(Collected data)

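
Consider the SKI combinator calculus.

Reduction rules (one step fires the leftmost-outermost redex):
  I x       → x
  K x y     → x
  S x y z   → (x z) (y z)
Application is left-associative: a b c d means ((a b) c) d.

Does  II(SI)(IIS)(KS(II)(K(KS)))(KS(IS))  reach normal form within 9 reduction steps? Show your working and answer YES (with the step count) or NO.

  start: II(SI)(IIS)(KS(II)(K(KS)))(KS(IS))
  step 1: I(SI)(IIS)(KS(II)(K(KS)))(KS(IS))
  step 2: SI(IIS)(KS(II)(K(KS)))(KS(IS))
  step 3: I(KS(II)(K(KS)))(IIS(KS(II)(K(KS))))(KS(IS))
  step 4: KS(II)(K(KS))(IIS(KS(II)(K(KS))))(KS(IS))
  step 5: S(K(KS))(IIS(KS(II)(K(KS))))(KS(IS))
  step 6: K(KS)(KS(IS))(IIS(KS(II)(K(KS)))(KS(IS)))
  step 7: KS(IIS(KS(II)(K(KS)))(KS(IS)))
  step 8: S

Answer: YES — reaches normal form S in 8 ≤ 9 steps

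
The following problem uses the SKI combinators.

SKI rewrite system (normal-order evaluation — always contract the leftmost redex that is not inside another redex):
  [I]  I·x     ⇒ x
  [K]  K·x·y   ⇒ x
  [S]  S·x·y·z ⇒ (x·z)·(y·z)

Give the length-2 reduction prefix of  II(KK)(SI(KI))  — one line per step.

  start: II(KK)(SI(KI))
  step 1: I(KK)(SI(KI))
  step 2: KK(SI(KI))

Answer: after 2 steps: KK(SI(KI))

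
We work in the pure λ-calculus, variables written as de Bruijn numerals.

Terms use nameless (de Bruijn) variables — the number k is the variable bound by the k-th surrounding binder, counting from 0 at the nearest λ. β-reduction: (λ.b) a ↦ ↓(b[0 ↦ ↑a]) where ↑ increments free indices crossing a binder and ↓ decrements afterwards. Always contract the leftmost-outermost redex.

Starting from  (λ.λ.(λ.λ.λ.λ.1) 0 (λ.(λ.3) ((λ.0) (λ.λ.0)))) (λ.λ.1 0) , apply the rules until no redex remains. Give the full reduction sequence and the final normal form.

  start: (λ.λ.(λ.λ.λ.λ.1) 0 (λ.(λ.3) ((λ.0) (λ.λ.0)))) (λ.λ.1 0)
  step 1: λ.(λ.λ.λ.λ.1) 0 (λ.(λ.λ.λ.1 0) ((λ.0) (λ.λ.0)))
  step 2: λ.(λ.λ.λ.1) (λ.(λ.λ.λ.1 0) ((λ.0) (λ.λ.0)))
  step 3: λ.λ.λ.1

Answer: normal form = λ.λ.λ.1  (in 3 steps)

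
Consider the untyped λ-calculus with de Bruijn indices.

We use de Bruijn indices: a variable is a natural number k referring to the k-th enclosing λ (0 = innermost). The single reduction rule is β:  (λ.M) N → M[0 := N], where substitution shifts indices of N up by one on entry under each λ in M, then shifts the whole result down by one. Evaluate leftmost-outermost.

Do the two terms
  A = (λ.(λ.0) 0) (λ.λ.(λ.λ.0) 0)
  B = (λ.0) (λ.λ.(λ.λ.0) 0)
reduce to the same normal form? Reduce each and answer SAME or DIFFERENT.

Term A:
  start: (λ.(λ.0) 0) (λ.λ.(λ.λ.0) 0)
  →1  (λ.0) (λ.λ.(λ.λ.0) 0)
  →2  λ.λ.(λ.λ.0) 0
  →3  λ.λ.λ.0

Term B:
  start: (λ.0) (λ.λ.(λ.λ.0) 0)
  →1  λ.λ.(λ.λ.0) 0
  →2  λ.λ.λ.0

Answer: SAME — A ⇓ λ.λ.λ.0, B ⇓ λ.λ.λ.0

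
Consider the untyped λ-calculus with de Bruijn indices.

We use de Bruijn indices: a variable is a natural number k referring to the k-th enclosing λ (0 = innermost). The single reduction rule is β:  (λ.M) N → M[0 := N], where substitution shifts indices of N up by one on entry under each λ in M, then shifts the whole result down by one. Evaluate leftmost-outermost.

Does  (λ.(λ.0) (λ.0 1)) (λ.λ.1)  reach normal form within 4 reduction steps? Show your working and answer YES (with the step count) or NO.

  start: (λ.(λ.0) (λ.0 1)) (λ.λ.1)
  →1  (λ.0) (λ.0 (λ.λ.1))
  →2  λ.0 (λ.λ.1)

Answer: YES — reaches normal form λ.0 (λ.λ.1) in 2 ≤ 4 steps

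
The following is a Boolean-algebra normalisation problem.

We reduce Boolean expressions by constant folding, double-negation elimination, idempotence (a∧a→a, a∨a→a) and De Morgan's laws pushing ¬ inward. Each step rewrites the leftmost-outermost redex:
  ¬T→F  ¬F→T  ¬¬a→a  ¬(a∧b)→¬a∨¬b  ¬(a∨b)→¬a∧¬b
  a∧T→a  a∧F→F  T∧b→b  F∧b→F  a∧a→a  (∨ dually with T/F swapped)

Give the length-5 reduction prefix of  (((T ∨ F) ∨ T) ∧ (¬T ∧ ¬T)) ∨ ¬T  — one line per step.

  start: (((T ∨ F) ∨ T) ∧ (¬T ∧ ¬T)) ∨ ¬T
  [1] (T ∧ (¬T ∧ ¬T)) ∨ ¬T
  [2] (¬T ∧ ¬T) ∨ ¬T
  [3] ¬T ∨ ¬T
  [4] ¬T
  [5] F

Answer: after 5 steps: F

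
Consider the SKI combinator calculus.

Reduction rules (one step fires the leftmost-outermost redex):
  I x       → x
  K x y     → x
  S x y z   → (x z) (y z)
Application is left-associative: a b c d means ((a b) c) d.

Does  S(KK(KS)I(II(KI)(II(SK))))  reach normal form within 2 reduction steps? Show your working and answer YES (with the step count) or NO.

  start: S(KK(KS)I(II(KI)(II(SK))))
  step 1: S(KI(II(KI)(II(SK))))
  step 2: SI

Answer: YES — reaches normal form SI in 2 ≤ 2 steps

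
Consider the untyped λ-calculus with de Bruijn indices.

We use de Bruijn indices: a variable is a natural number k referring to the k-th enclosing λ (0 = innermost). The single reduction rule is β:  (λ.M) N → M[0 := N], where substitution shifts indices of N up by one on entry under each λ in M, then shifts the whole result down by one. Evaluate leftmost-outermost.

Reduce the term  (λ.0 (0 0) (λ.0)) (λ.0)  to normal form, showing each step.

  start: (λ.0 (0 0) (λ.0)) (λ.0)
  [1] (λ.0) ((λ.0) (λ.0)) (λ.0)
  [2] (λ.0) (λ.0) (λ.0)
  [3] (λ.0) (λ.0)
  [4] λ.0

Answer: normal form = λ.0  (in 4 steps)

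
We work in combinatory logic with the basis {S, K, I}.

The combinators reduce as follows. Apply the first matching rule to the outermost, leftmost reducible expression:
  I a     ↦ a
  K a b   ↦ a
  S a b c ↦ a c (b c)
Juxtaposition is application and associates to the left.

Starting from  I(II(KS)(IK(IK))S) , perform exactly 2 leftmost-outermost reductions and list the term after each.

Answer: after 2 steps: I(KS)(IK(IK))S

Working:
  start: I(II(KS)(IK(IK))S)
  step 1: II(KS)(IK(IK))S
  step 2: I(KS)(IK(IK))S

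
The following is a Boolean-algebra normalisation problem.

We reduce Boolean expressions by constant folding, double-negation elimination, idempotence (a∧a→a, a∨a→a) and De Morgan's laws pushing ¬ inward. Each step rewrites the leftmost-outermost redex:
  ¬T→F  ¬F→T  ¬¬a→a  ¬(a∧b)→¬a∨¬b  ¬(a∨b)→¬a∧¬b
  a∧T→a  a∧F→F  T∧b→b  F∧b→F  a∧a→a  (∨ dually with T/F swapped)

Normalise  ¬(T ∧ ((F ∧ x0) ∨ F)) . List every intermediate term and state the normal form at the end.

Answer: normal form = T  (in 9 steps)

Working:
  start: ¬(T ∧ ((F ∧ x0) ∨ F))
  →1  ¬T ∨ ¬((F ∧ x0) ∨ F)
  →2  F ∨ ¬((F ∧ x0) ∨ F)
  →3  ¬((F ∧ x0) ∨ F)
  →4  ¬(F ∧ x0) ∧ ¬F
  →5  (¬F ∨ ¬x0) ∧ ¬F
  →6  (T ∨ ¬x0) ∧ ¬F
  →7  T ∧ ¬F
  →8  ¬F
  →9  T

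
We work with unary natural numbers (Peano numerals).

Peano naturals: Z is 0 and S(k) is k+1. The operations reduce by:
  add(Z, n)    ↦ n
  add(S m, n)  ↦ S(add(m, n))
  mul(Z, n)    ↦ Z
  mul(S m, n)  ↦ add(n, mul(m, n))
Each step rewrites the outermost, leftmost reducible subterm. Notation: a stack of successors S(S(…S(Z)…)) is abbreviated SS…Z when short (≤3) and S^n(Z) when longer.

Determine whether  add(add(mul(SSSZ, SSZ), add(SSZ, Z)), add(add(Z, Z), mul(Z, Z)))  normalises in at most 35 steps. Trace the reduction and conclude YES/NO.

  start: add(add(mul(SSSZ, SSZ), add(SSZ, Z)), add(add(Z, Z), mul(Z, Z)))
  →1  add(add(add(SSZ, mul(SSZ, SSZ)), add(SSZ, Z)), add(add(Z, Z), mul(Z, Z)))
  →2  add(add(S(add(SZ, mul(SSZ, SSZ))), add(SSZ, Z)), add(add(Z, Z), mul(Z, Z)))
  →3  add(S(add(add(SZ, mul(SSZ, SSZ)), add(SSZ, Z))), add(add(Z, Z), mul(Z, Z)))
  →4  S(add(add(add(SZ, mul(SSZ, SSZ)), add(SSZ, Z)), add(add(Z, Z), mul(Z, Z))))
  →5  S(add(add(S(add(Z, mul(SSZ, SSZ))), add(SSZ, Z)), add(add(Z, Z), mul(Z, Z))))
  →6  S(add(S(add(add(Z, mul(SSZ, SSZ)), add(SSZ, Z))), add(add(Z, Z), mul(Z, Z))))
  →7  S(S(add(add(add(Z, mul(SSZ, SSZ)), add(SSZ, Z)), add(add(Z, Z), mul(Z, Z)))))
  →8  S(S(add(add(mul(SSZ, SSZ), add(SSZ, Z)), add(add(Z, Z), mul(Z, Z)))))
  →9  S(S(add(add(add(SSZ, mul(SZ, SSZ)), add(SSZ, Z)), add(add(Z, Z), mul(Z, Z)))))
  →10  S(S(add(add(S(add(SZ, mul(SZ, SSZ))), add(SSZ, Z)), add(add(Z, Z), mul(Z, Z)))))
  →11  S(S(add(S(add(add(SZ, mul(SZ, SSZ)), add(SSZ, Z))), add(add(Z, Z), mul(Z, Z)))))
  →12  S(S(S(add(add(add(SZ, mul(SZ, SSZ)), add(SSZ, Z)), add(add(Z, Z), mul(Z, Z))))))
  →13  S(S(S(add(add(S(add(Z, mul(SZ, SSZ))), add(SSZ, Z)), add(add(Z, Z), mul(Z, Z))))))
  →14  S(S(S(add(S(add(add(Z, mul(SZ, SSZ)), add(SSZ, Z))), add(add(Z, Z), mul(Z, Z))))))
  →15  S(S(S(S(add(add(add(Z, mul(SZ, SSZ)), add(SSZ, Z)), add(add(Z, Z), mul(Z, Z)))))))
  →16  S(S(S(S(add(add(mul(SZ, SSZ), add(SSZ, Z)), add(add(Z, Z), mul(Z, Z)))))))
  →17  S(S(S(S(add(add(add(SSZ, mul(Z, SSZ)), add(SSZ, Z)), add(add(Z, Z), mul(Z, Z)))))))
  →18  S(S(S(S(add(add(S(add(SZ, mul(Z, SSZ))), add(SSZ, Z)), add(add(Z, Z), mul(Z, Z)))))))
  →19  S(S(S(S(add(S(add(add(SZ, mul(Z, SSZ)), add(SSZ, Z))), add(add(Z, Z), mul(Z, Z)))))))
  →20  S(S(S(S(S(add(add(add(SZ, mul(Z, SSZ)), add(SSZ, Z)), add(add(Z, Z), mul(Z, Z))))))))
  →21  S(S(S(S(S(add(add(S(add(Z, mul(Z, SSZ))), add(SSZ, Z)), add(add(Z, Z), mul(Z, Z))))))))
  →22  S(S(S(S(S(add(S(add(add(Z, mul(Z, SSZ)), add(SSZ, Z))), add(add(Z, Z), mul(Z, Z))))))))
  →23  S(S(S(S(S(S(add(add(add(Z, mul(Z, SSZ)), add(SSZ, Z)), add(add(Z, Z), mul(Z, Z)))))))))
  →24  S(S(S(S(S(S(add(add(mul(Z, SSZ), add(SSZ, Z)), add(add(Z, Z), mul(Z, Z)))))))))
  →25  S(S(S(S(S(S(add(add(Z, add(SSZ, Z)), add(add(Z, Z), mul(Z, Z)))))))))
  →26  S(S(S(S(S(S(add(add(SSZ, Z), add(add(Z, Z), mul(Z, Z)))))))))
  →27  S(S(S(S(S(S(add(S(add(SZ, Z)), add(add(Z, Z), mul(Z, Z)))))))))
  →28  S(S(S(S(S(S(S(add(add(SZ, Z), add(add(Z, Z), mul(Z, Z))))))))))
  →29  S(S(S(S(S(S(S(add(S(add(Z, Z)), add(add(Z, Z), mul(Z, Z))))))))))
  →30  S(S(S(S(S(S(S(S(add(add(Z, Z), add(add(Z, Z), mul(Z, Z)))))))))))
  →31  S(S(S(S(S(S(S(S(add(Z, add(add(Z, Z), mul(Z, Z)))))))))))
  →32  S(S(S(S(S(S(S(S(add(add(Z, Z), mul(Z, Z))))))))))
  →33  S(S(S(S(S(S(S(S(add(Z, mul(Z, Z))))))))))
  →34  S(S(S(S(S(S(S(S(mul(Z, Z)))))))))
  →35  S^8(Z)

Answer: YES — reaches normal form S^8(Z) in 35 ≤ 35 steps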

TO DO:
Say how many lines in the records hold the string "reducible", and say nothing else.

RESPONSE TO THE EXERCISE:
2